▸ Activity: Whenever a line of the listing contains "coins", it counts; give the total number of such lines and nothing more.
# # # #
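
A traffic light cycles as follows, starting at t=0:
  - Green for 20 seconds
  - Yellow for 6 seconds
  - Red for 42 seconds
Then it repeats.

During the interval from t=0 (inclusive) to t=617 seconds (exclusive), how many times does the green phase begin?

Cycle = 20+6+42 = 68s
green phase starts at t = k*68 + 0 for k=0,1,2,...
Need k*68+0 < 617 → k < 9.074
k ∈ {0, ..., 9} → 10 starts

Answer: 10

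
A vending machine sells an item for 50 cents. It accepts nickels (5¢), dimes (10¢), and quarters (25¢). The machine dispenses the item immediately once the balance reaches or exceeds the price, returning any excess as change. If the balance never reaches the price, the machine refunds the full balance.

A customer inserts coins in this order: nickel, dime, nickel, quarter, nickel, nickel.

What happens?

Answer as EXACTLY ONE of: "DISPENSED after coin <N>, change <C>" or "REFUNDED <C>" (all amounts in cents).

Answer: DISPENSED after coin 5, change 0

Derivation:
Price: 50¢
Coin 1 (nickel, 5¢): balance = 5¢
Coin 2 (dime, 10¢): balance = 15¢
Coin 3 (nickel, 5¢): balance = 20¢
Coin 4 (quarter, 25¢): balance = 45¢
Coin 5 (nickel, 5¢): balance = 50¢
  → balance >= price → DISPENSE, change = 50 - 50 = 0¢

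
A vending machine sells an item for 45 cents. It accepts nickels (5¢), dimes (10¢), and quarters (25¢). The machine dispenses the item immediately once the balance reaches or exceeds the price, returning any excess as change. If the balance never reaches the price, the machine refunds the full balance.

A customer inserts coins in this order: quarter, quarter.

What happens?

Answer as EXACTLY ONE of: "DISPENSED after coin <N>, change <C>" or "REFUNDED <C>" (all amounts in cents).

Answer: DISPENSED after coin 2, change 5

Derivation:
Price: 45¢
Coin 1 (quarter, 25¢): balance = 25¢
Coin 2 (quarter, 25¢): balance = 50¢
  → balance >= price → DISPENSE, change = 50 - 45 = 5¢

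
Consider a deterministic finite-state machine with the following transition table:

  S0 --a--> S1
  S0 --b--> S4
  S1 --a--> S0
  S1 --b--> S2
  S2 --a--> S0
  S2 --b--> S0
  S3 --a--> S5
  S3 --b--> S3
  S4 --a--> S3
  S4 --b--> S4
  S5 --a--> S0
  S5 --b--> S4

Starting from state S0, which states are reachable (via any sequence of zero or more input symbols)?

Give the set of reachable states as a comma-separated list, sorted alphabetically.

BFS from S0:
  visit S0: S0--a-->S1 (new), S0--b-->S4 (new)
  visit S1: S1--a-->S0 (seen), S1--b-->S2 (new)
  visit S4: S4--a-->S3 (new), S4--b-->S4 (seen)
  visit S2: S2--a-->S0 (seen), S2--b-->S0 (seen)
  visit S3: S3--a-->S5 (new), S3--b-->S3 (seen)
  visit S5: S5--a-->S0 (seen), S5--b-->S4 (seen)

Answer: S0, S1, S2, S3, S4, S5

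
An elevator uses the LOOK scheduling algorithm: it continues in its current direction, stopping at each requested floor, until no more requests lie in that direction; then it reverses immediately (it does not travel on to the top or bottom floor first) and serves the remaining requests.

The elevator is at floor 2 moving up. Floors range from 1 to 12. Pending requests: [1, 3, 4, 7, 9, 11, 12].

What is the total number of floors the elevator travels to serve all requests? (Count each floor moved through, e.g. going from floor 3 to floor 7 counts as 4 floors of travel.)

Answer: 21

Derivation:
Start at floor 2 moving up, LOOK stop order: [3, 4, 7, 9, 11, 12, 1]
  2 → 3: |3-2| = 1, total = 1
  3 → 4: |4-3| = 1, total = 2
  4 → 7: |7-4| = 3, total = 5
  7 → 9: |9-7| = 2, total = 7
  9 → 11: |11-9| = 2, total = 9
  11 → 12: |12-11| = 1, total = 10
  12 → 1: |1-12| = 11, total = 21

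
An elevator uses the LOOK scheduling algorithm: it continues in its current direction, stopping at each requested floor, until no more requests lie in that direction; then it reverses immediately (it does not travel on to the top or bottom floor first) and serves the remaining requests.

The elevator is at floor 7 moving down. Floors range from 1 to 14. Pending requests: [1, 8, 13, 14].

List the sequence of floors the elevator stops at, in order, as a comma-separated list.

Answer: 1, 8, 13, 14

Derivation:
Current: 7, moving DOWN
Serve below first (descending): [1]
Then reverse, serve above (ascending): [8, 13, 14]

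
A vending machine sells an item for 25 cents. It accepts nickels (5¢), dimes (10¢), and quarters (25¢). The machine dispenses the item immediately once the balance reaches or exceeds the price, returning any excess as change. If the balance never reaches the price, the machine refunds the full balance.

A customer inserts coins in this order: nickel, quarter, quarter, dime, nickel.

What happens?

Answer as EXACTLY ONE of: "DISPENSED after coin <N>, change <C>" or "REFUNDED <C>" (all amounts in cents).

Answer: DISPENSED after coin 2, change 5

Derivation:
Price: 25¢
Coin 1 (nickel, 5¢): balance = 5¢
Coin 2 (quarter, 25¢): balance = 30¢
  → balance >= price → DISPENSE, change = 30 - 25 = 5¢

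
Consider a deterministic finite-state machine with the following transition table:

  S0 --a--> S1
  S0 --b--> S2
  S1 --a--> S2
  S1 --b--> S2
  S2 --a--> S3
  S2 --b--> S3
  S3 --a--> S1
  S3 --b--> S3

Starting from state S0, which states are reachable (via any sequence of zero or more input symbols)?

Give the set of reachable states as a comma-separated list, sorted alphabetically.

BFS from S0:
  visit S0: S0--a-->S1 (new), S0--b-->S2 (new)
  visit S1: S1--a-->S2 (seen), S1--b-->S2 (seen)
  visit S2: S2--a-->S3 (new), S2--b-->S3 (seen)
  visit S3: S3--a-->S1 (seen), S3--b-->S3 (seen)

Answer: S0, S1, S2, S3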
# # # #
▸ Exercise answer: 3